== Dataset records ==

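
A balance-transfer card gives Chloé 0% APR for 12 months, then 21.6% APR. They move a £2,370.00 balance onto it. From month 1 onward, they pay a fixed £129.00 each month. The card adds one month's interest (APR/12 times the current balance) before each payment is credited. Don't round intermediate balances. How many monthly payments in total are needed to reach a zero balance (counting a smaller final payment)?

19 payments

Promo months 1–12 at r₀ = 0%/12 = 0; months 13+ at r₁ = 21.6%/12 = 0.018.
After month 12 (no interest yet): B = £2,370.00 − 12·£129.00 = £822.00.
Then at r₁ with £129.00/mo: n₂ = −ln(1 − r₁·B/P)/ln(1+r₁) ≈ 6.83 → 7 more payments.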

===

The answer must be every entry, reproduced exactly.

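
A balance-transfer card gives Chloé 0% APR for 12 months, then 21.6% APR. They move a £2,370.00 balance onto it. From month 1 onward, they pay a fixed £129.00 each month. The card adds one month's interest (APR/12 times the current balance) before each payment is credited. Don't round intermediate balances. How many monthly payments in total are needed to reach a zero balance (counting a smaller final payment)?

19 payments

Promo months 1–12 at r₀ = 0%/12 = 0; months 13+ at r₁ = 21.6%/12 = 0.018.
After month 12 (no interest yet): B = £2,370.00 − 12·£129.00 = £822.00.
Then at r₁ with £129.00/mo: n₂ = −ln(1 − r₁·B/P)/ln(1+r₁) ≈ 6.83 → 7 more payments.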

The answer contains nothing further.